EXERCISE GOAL. Give back all of the data exactly as it appears here.
[[ EXERCISE MATERIALS open ]]
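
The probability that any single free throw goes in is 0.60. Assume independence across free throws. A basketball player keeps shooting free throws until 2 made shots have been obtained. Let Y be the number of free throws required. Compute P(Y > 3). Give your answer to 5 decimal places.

0.35200

Needing more than 3 free throws ⇔ fewer than 2 successes in the first 3. With X ~ Binomial(3, 0.60), P(Y > 3) = P(X ≤ 1).
  k=0: C(3,0)·0.60^0·0.40^3 = 0.0640000
  k=1: C(3,1)·0.60^1·0.40^2 = 0.2880000
P(X ≤ 1) = 0.3520000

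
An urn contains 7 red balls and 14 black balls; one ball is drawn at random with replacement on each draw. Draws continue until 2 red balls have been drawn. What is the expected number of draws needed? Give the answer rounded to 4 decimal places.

Y = total draws until the second success; negative binomial with r=2, p=0.333333.
E[Y] = r / p = 2 / 0.333333 = 6.000000

6.0000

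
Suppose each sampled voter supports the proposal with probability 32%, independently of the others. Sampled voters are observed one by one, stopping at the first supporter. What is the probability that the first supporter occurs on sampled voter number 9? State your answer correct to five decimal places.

0.01463

Geometric (trials to first success), p = 0.32.
P(Y = 9) = (1−p)^8 · p = 0.045716 · 0.32 = 0.0146292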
[[ EXERCISE MATERIALS closed ]]
RESPONSE AREA.
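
The probability that any single free throw goes in is 0.60. Assume independence across free throws. A basketball player keeps shooting free throws until 2 made shots have been obtained. Let Y be the number of free throws required. Compute P(Y > 3). Give your answer to 5 decimal places.

0.35200

Needing more than 3 free throws ⇔ fewer than 2 successes in the first 3. With X ~ Binomial(3, 0.60), P(Y > 3) = P(X ≤ 1).
  k=0: C(3,0)·0.60^0·0.40^3 = 0.0640000
  k=1: C(3,1)·0.60^1·0.40^2 = 0.2880000
P(X ≤ 1) = 0.3520000

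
An urn contains 7 red balls and 14 black balls; one ball is drawn at random with replacement on each draw. Draws continue until 2 red balls have been drawn. What is the expected number of draws needed? Give the answer rounded to 4 decimal places.

Y = total draws until the second success; negative binomial with r=2, p=0.333333.
E[Y] = r / p = 2 / 0.333333 = 6.000000

6.0000

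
Suppose each sampled voter supports the proposal with probability 32%, independently of the others. Sampled voters are observed one by one, stopping at the first supporter. What is the probability that the first supporter occurs on sampled voter number 9? State your answer correct to five decimal places.

0.01463

Geometric (trials to first success), p = 0.32.
P(Y = 9) = (1−p)^8 · p = 0.045716 · 0.32 = 0.0146292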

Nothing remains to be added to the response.